╔══
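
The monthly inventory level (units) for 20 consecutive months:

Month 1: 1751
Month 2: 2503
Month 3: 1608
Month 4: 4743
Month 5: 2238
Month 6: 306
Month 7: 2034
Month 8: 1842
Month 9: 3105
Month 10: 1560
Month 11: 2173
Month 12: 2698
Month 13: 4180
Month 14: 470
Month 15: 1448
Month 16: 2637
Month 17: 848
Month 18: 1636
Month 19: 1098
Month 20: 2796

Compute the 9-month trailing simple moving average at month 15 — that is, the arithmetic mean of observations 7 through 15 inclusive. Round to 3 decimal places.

2167.778

Sum of periods 7–15: 2034 + 1842 + 3105 + 1560 + 2173 + 2698 + 4180 + 470 + 1448 = 19510
Divide by 9: 19510 / 9 = 2167.778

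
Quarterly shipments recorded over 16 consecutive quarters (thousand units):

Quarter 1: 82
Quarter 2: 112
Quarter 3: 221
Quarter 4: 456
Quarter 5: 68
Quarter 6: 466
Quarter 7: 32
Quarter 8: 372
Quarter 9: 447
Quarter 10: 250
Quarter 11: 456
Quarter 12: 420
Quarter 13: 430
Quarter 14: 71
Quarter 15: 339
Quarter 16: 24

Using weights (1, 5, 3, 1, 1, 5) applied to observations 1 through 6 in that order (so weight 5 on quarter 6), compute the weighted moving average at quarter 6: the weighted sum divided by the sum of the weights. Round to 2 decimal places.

259.94

Weighted sum: 1·82 + 5·112 + 3·221 + 1·456 + 1·68 + 5·466 = 82 + 560 + 663 + 456 + 68 + 2330 = 4159
Weight total: 1 + 5 + 3 + 1 + 1 + 5 = 16
WMA = 4159 / 16 = 259.94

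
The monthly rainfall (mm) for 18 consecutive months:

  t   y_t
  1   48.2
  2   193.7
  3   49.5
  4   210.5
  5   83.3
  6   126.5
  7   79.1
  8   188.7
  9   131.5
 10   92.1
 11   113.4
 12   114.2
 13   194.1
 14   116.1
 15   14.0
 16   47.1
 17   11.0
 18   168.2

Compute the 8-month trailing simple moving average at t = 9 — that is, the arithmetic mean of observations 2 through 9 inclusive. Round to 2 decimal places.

132.85

Sum of periods 2–9: 193.7 + 49.5 + 210.5 + 83.3 + 126.5 + 79.1 + 188.7 + 131.5 = 1062.8
Divide by 8: 1062.8 / 8 = 132.85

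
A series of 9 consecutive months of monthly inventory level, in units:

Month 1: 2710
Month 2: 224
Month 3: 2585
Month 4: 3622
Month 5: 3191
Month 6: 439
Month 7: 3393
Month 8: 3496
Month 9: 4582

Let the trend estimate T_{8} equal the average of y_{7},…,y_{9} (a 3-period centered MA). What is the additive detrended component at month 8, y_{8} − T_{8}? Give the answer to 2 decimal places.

-327.67

Trend T_8 = (3393 + 3496 + 4582) / 3 = 11471/3 = 3823.6667
Detrended value: 3496 − 3823.6667 = -327.67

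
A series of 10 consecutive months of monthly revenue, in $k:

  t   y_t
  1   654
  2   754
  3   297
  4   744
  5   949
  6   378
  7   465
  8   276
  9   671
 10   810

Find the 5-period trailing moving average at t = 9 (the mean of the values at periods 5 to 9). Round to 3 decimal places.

Sum of periods 5–9: 949 + 378 + 465 + 276 + 671 = 2739
Divide by 5: 2739 / 5 = 547.800

547.800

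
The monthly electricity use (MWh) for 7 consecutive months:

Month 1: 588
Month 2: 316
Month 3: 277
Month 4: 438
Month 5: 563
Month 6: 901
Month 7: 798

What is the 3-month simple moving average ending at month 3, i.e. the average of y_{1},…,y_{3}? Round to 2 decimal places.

393.67

Sum of periods 1–3: 588 + 316 + 277 = 1181
Divide by 3: 1181 / 3 = 393.67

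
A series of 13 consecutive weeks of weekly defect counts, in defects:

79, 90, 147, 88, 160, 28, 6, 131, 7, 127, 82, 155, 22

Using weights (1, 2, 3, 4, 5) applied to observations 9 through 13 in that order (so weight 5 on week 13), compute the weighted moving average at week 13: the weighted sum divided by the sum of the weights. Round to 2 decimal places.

Weighted sum: 1·7 + 2·127 + 3·82 + 4·155 + 5·22 = 7 + 254 + 246 + 620 + 110 = 1237
Weight total: 1 + 2 + 3 + 4 + 5 = 15
WMA = 1237 / 15 = 82.47

82.47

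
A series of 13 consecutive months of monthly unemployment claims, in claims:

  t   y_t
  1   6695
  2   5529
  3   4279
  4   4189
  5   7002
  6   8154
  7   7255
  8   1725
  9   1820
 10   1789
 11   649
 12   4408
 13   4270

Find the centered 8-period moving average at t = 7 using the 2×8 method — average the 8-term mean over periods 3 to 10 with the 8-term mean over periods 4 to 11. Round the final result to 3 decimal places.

4299.750

Sum over 3–10: 4279 + 4189 + 7002 + 8154 + 7255 + 1725 + 1820 + 1789 = 36213
Sum over 4–11: 4189 + 7002 + 8154 + 7255 + 1725 + 1820 + 1789 + 649 = 32583
CMA at t=7 = (36213 + 32583) / (2·8) = 68796 / 16 = 4299.750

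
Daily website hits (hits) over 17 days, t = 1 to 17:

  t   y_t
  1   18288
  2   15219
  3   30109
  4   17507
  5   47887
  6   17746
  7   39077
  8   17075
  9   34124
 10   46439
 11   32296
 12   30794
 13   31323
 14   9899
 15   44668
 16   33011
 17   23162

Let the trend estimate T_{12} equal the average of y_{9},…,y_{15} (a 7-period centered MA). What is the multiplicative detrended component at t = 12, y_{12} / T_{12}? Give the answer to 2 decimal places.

Trend T_12 = (34124 + 46439 + 32296 + 30794 + 31323 + 9899 + 44668) / 7 = 229543/7 = 32791.8571
Ratio to trend: 30794 / 32791.8571 = 0.94

0.94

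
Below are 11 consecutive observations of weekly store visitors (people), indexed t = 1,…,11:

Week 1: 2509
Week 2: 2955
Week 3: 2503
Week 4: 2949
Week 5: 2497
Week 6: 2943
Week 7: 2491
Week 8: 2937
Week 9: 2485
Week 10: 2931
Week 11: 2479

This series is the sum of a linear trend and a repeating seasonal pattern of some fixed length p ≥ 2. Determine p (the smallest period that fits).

First differences y_{t+1} − y_t: 446, -452, 446, -452, 446, -452, …
The difference pattern repeats every 2 terms and not for any smaller step, so p = 2.

2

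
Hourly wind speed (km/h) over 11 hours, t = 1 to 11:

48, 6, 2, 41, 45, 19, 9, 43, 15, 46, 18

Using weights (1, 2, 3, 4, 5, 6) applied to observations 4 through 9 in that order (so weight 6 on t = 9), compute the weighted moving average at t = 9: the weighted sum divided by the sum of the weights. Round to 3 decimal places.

Weighted sum: 1·41 + 2·45 + 3·19 + 4·9 + 5·43 + 6·15 = 41 + 90 + 57 + 36 + 215 + 90 = 529
Weight total: 1 + 2 + 3 + 4 + 5 + 6 = 21
WMA = 529 / 21 = 25.190

25.190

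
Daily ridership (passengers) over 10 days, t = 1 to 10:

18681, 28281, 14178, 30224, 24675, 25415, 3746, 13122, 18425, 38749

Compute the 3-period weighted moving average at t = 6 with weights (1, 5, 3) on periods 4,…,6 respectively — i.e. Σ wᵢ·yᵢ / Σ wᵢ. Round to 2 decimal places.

25538.22

Weighted sum: 1·30224 + 5·24675 + 3·25415 = 30224 + 123375 + 76245 = 229844
Weight total: 1 + 5 + 3 = 9
WMA = 229844 / 9 = 25538.22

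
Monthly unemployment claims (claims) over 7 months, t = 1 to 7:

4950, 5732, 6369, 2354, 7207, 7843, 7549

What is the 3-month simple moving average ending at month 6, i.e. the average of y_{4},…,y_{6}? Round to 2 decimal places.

5801.33

Sum of periods 4–6: 2354 + 7207 + 7843 = 17404
Divide by 3: 17404 / 3 = 5801.33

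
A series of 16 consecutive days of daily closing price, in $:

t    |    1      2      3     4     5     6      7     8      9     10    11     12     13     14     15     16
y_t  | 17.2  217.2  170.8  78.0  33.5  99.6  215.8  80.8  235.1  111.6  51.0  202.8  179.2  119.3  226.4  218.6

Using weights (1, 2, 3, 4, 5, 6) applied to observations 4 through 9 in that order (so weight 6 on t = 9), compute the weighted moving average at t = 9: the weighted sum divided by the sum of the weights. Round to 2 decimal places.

148.65

Weighted sum: 1·78.0 + 2·33.5 + 3·99.6 + 4·215.8 + 5·80.8 + 6·235.1 = 78.0 + 67.0 + 298.8 + 863.2 + 404.0 + 1410.6 = 3121.6
Weight total: 1 + 2 + 3 + 4 + 5 + 6 = 21
WMA = 3121.6 / 21 = 148.65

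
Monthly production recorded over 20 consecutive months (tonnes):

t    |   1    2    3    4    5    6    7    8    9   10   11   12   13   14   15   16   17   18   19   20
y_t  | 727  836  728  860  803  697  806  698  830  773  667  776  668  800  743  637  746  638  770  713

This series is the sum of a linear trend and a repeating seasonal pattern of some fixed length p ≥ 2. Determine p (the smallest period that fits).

5

First differences y_{t+1} − y_t: 109, -108, 132, -57, -106, 109, -108, 132, -57, -106, 109, -108, …
The difference pattern repeats every 5 terms and not for any smaller step, so p = 5.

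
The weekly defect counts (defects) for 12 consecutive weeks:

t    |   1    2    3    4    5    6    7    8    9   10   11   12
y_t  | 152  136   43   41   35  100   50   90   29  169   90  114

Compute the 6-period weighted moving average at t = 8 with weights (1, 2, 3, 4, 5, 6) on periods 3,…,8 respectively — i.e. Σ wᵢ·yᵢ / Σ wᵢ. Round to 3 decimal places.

Weighted sum: 1·43 + 2·41 + 3·35 + 4·100 + 5·50 + 6·90 = 43 + 82 + 105 + 400 + 250 + 540 = 1420
Weight total: 1 + 2 + 3 + 4 + 5 + 6 = 21
WMA = 1420 / 21 = 67.619

67.619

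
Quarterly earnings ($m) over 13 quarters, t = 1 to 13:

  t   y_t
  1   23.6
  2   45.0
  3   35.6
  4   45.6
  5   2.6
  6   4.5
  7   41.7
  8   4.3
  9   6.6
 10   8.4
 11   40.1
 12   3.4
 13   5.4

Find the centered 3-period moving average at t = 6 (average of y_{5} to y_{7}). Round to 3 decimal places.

16.267

Sum of periods 5–7: 2.6 + 4.5 + 41.7 = 48.8
Divide by 3: 48.8 / 3 = 16.267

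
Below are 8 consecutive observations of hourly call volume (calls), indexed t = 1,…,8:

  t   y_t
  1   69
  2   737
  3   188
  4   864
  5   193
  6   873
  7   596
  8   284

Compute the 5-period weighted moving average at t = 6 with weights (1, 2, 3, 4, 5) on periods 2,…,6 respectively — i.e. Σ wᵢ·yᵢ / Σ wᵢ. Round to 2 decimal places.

589.47

Weighted sum: 1·737 + 2·188 + 3·864 + 4·193 + 5·873 = 737 + 376 + 2592 + 772 + 4365 = 8842
Weight total: 1 + 2 + 3 + 4 + 5 = 15
WMA = 8842 / 15 = 589.47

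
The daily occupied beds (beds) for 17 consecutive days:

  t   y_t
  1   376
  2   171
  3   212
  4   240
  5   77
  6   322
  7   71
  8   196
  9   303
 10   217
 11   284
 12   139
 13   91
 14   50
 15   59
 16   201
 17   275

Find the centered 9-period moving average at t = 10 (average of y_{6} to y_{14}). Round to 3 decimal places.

185.889

Sum of periods 6–14: 322 + 71 + 196 + 303 + 217 + 284 + 139 + 91 + 50 = 1673
Divide by 9: 1673 / 9 = 185.889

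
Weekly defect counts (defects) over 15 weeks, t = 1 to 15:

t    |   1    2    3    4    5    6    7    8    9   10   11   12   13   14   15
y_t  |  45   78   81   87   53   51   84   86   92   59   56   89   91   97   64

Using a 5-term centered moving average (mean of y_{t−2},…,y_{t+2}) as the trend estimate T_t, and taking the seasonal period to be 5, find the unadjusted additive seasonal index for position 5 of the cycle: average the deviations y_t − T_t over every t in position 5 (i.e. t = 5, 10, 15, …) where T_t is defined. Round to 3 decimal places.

-17.800

Season position 5 occurs at t = 5, 10 (where T_t is defined).
t=5: T_5 = 71.20000; y_5 − T_5 = 53 − 71.20000 = -18.20000
t=10: T_10 = 76.40000; y_10 − T_10 = 59 − 76.40000 = -17.40000
Mean deviation: (-18.20000 + -17.40000) / 2 = -17.800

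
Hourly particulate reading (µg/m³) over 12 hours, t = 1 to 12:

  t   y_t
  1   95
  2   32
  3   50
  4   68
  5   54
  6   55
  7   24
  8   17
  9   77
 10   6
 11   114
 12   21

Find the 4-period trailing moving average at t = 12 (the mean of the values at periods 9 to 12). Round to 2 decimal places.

54.50

Sum of periods 9–12: 77 + 6 + 114 + 21 = 218
Divide by 4: 218 / 4 = 54.50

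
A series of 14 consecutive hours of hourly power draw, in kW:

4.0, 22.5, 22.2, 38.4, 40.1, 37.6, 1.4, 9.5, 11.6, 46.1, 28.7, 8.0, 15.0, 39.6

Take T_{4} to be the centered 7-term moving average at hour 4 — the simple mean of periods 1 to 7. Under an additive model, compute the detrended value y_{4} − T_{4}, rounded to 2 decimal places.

14.66

Trend T_4 = (4.0 + 22.5 + 22.2 + 38.4 + 40.1 + 37.6 + 1.4) / 7 = 166.2/7 = 23.7429
Detrended value: 38.4 − 23.7429 = 14.66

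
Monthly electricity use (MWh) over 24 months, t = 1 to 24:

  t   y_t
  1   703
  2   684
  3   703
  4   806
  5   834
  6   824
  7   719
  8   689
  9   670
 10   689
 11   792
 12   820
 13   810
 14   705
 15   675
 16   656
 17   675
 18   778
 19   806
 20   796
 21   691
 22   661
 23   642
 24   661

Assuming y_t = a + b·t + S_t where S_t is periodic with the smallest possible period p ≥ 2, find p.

First differences y_{t+1} − y_t: -19, 19, 103, 28, -10, -105, -30, -19, 19, 103, 28, -10, -105, -30, -19, 19, …
The difference pattern repeats every 7 terms and not for any smaller step, so p = 7.

7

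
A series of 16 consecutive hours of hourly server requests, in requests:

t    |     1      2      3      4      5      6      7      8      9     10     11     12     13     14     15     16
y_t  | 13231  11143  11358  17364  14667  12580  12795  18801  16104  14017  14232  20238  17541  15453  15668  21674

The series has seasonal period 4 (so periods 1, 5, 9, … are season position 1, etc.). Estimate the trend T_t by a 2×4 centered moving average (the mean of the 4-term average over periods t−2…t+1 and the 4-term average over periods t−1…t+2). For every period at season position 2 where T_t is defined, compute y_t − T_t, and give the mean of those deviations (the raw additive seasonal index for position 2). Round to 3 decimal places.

Season position 2 occurs at t = 6, 10, 14 (where T_t is defined).
t=6: T_6 = 14531.12500; y_6 − T_6 = 12580 − 14531.12500 = -1951.12500
t=10: T_10 = 15968.12500; y_10 − T_10 = 14017 − 15968.12500 = -1951.12500
t=14: T_14 = 17404.50000; y_14 − T_14 = 15453 − 17404.50000 = -1951.50000
Mean deviation: (-1951.12500 + -1951.12500 + -1951.50000) / 3 = -1951.250

-1951.250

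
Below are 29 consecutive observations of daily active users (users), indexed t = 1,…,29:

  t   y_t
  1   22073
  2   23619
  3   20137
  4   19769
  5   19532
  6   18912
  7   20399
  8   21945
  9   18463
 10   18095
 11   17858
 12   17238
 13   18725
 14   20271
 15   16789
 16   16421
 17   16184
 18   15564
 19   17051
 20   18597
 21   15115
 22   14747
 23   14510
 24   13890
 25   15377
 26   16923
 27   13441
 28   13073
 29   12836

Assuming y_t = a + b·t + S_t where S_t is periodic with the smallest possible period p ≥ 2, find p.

6

First differences y_{t+1} − y_t: 1546, -3482, -368, -237, -620, 1487, 1546, -3482, -368, -237, -620, 1487, 1546, -3482, …
The difference pattern repeats every 6 terms and not for any smaller step, so p = 6.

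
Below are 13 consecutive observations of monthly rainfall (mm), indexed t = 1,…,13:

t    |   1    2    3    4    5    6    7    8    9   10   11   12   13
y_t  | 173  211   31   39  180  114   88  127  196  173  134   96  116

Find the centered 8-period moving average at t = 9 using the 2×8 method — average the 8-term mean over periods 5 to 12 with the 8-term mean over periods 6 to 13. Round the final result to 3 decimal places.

Sum over 5–12: 180 + 114 + 88 + 127 + 196 + 173 + 134 + 96 = 1108
Sum over 6–13: 114 + 88 + 127 + 196 + 173 + 134 + 96 + 116 = 1044
CMA at t=9 = (1108 + 1044) / (2·8) = 2152 / 16 = 134.500

134.500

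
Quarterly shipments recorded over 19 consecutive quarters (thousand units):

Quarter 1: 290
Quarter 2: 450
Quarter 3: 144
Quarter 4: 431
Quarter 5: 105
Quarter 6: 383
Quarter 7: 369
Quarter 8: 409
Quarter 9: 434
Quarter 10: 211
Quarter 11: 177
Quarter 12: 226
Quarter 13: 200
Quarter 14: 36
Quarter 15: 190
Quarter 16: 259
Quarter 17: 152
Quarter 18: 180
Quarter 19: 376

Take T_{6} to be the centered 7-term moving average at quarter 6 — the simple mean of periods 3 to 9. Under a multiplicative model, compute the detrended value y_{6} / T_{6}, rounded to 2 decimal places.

1.18

Trend T_6 = (144 + 431 + 105 + 383 + 369 + 409 + 434) / 7 = 2275/7 = 325.0000
Ratio to trend: 383 / 325.0000 = 1.18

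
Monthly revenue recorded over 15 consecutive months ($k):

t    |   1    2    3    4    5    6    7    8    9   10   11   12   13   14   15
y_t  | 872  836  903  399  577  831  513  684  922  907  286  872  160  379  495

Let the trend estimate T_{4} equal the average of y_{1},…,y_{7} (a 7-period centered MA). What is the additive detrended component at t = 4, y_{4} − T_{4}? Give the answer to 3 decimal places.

Trend T_4 = (872 + 836 + 903 + 399 + 577 + 831 + 513) / 7 = 4931/7 = 704.42857
Detrended value: 399 − 704.42857 = -305.429

-305.429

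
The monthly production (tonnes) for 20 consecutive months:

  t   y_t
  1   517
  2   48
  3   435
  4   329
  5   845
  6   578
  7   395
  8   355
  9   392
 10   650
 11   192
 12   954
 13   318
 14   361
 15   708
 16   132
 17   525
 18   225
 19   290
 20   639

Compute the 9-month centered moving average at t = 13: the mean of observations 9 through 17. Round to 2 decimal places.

470.22

Sum of periods 9–17: 392 + 650 + 192 + 954 + 318 + 361 + 708 + 132 + 525 = 4232
Divide by 9: 4232 / 9 = 470.22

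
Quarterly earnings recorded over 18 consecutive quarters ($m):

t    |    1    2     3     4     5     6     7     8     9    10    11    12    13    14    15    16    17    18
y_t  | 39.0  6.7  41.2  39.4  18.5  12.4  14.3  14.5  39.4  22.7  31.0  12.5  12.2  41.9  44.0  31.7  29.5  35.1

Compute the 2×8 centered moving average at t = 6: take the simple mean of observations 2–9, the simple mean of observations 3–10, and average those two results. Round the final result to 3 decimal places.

24.300

Sum over 2–9: 6.7 + 41.2 + 39.4 + 18.5 + 12.4 + 14.3 + 14.5 + 39.4 = 186.4
Sum over 3–10: 41.2 + 39.4 + 18.5 + 12.4 + 14.3 + 14.5 + 39.4 + 22.7 = 202.4
CMA at t=6 = (186.4 + 202.4) / (2·8) = 388.8 / 16 = 24.300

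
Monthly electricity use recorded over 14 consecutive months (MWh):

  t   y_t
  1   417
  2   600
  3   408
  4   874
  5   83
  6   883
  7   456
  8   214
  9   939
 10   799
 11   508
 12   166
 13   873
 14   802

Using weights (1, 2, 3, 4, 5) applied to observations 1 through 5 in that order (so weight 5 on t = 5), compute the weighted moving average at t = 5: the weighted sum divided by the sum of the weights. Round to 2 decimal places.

450.13

Weighted sum: 1·417 + 2·600 + 3·408 + 4·874 + 5·83 = 417 + 1200 + 1224 + 3496 + 415 = 6752
Weight total: 1 + 2 + 3 + 4 + 5 = 15
WMA = 6752 / 15 = 450.13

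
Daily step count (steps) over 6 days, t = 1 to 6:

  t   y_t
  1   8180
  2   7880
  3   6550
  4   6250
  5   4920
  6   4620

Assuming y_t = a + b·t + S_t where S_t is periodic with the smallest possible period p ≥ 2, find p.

2

First differences y_{t+1} − y_t: -300, -1330, -300, -1330, -300, …
The difference pattern repeats every 2 terms and not for any smaller step, so p = 2.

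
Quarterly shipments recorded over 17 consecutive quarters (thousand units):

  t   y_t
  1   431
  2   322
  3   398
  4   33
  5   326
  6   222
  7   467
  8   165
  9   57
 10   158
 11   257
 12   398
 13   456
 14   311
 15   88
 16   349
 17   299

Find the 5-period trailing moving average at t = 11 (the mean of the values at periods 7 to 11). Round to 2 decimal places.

Sum of periods 7–11: 467 + 165 + 57 + 158 + 257 = 1104
Divide by 5: 1104 / 5 = 220.80

220.80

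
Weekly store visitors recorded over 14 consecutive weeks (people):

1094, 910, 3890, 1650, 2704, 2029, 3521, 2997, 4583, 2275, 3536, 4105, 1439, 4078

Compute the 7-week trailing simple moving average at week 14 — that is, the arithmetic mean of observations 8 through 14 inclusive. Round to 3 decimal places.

3287.571

Sum of periods 8–14: 2997 + 4583 + 2275 + 3536 + 4105 + 1439 + 4078 = 23013
Divide by 7: 23013 / 7 = 3287.571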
╚══
TASK DETAILS => Retype every line of the listing, word for word, from its opening line to the line that holds "Month 13: 4180", and include that last line too.

RESPONSE =>
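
The monthly inventory level (units) for 20 consecutive months:

Month 1: 1751
Month 2: 2503
Month 3: 1608
Month 4: 4743
Month 5: 2238
Month 6: 306
Month 7: 2034
Month 8: 1842
Month 9: 3105
Month 10: 1560
Month 11: 2173
Month 12: 2698
Month 13: 4180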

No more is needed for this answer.